Count the lines in the data below that have "system" in them, and reply with only that number.
==== RECORDS FOR THIS TASK
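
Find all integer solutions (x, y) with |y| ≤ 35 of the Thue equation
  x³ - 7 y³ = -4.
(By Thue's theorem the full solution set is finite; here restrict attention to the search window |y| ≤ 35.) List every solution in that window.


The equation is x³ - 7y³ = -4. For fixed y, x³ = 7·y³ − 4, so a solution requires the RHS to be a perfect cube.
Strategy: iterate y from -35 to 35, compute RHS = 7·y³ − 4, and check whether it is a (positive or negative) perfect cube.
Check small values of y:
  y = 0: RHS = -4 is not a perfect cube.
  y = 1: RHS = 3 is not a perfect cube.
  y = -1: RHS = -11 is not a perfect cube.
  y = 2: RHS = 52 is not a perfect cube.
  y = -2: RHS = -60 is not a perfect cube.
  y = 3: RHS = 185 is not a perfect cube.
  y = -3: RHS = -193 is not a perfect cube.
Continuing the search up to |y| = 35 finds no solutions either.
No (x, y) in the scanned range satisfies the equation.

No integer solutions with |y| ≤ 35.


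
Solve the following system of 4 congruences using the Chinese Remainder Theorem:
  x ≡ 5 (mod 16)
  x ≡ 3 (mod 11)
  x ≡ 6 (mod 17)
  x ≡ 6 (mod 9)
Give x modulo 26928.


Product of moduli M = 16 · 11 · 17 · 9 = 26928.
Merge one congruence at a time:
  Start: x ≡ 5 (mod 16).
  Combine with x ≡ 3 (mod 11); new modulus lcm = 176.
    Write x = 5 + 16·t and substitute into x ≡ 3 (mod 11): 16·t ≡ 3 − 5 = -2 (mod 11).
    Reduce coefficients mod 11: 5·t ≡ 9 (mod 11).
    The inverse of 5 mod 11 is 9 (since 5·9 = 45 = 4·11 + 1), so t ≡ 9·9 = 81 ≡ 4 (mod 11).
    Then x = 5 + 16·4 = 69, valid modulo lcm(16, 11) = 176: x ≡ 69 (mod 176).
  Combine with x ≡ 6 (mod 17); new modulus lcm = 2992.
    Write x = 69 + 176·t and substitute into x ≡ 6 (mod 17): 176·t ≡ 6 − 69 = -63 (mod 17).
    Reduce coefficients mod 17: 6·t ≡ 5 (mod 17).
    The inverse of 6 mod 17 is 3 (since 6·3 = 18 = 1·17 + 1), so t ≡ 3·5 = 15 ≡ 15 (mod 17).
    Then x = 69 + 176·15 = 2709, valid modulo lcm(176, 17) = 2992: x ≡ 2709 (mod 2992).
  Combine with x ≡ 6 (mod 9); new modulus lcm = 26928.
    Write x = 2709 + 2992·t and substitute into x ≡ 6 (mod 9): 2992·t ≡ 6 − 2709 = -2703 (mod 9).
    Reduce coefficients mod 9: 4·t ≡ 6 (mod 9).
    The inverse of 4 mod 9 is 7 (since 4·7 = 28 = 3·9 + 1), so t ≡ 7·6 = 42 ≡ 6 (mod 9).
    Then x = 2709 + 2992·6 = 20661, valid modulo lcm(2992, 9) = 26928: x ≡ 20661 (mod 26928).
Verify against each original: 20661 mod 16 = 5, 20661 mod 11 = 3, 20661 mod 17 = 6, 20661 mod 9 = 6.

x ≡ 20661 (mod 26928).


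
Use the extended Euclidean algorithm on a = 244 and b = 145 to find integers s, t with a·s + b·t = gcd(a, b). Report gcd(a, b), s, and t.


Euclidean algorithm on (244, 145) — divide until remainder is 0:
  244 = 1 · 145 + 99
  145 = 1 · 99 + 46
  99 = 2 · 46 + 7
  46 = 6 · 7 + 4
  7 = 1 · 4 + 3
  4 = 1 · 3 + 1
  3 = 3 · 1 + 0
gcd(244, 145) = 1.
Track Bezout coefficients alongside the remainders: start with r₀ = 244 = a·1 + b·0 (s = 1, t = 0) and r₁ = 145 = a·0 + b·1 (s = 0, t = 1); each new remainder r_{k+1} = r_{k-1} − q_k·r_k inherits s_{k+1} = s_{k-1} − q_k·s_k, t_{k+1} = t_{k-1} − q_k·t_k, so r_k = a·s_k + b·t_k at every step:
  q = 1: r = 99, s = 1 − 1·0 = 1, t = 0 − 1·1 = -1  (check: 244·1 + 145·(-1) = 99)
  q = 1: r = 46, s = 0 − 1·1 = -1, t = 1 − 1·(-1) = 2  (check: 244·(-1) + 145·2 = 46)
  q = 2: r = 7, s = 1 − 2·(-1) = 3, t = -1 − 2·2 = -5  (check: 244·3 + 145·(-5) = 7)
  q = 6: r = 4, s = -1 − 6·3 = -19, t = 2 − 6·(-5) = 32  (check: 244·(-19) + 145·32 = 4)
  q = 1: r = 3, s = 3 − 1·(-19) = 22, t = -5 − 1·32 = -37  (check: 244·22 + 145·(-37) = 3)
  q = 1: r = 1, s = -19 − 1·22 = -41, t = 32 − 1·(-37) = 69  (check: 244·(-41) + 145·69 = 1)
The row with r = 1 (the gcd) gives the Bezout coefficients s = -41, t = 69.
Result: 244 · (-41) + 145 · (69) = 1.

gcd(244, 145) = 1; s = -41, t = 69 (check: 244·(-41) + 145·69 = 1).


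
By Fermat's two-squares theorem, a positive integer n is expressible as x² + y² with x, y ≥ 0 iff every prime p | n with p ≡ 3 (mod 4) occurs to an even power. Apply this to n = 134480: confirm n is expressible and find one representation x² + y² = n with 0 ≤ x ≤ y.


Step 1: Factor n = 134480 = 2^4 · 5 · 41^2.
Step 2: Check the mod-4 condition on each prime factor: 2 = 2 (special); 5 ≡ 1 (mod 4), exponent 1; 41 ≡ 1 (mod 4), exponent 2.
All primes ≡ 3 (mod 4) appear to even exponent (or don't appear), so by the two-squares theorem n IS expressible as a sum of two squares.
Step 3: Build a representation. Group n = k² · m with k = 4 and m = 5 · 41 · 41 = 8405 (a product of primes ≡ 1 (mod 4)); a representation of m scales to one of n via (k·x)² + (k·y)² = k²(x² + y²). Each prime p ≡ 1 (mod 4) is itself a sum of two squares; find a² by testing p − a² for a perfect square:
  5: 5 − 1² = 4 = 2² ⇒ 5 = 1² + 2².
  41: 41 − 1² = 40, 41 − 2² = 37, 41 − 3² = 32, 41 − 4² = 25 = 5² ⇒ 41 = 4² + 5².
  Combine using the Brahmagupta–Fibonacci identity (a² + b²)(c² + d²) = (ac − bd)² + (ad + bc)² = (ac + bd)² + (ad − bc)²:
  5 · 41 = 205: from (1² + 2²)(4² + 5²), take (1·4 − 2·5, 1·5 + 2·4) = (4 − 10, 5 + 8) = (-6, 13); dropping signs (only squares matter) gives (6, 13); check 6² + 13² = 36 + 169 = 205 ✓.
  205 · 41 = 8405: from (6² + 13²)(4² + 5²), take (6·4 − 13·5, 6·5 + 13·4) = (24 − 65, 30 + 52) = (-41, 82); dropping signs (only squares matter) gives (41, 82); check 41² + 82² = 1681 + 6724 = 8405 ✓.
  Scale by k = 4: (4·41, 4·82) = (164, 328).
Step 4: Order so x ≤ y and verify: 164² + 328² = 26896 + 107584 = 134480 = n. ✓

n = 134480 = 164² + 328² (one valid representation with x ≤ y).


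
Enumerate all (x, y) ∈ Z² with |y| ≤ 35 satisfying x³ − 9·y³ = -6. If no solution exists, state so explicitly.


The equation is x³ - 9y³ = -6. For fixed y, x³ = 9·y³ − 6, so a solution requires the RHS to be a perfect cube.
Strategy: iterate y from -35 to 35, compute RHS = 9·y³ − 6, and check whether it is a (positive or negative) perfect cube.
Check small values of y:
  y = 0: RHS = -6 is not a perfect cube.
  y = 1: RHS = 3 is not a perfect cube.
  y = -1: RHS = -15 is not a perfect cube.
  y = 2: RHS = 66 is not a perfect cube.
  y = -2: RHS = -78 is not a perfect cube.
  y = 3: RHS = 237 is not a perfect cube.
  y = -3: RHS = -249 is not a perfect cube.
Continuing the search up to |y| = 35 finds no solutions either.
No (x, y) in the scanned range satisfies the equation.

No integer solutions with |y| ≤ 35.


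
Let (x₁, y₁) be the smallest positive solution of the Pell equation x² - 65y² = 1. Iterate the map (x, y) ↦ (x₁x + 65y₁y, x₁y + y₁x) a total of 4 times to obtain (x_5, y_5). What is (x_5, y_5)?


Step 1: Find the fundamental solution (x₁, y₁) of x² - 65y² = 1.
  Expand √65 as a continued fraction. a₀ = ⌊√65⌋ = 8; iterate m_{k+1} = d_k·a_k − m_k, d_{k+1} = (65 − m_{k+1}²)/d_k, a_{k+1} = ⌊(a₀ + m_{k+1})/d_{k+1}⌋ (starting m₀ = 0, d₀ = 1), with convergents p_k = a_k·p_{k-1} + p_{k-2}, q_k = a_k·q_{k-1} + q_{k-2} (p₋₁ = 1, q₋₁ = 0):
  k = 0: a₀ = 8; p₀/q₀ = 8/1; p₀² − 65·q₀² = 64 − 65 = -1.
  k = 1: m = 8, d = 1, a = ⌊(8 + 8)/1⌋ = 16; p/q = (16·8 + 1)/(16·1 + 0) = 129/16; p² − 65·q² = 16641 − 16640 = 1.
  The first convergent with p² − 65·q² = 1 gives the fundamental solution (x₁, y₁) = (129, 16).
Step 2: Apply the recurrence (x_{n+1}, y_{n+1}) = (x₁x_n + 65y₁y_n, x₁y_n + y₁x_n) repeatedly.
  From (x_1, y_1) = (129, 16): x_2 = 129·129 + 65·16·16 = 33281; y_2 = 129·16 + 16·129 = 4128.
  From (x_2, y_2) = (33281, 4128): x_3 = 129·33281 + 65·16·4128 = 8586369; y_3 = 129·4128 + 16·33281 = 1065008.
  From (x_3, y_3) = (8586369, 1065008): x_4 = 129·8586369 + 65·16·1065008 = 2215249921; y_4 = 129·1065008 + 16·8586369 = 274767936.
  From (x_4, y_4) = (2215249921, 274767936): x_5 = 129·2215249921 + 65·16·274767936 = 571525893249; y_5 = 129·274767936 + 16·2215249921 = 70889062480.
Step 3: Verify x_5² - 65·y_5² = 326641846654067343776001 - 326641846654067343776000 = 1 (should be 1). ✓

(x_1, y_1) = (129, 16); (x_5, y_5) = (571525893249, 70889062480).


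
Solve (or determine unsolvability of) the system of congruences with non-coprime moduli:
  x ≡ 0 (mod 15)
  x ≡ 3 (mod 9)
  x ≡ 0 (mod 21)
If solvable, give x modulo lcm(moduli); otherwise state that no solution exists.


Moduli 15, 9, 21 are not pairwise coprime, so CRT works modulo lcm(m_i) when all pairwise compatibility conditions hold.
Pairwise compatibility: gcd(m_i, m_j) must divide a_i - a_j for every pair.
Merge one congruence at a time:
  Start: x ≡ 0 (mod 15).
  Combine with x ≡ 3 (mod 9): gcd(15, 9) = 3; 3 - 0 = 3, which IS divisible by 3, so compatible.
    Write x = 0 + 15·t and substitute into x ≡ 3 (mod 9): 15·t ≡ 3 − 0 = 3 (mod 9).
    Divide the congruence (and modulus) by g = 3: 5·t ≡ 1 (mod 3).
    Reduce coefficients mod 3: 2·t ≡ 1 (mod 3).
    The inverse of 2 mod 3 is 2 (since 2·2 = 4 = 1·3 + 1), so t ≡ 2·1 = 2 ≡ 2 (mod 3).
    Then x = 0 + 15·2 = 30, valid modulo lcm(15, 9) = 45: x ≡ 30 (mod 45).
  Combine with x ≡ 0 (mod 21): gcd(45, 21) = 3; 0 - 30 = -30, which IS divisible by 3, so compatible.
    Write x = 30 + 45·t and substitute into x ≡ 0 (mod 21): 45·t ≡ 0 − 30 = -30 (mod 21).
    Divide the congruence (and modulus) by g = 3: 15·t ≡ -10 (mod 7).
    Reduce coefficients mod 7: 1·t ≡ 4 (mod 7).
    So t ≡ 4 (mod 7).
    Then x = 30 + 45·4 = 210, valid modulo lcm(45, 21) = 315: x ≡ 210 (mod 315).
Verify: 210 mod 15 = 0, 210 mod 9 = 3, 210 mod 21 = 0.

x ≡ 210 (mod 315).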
========
◆ **EXERCISE OUTPUT**: 2